(Source records)
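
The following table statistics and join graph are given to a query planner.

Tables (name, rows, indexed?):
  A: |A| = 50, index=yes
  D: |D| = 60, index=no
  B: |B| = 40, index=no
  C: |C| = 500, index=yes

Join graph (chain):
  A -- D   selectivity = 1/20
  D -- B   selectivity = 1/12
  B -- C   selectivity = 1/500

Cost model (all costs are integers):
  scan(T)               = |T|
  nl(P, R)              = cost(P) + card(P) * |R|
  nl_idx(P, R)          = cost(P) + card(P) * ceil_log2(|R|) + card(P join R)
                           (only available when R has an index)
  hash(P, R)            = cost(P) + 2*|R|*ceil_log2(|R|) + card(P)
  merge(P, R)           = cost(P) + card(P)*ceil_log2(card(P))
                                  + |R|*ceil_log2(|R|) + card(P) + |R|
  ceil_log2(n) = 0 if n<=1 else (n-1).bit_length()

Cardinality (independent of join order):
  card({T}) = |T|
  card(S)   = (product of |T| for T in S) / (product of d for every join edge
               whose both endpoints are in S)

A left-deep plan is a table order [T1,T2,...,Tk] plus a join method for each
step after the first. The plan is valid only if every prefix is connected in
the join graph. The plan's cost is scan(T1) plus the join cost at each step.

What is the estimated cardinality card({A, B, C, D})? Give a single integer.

500

Tables in S: A(50), B(40), C(500), D(60)
Edges inside S: A-D(d=20), D-B(d=12), B-C(d=500)
numerator = 50 * 40 * 500 * 60 = 60000000
denominator = 20 * 12 * 500 = 120000
card(S) = 60000000 / 120000 = 500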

■ Action item
If a line in the records includes the string "scan", copy it.

■ Answer space
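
  scan(T)               = |T|
the join graph. The plan's cost is scan(T1) plus the join cost at each step.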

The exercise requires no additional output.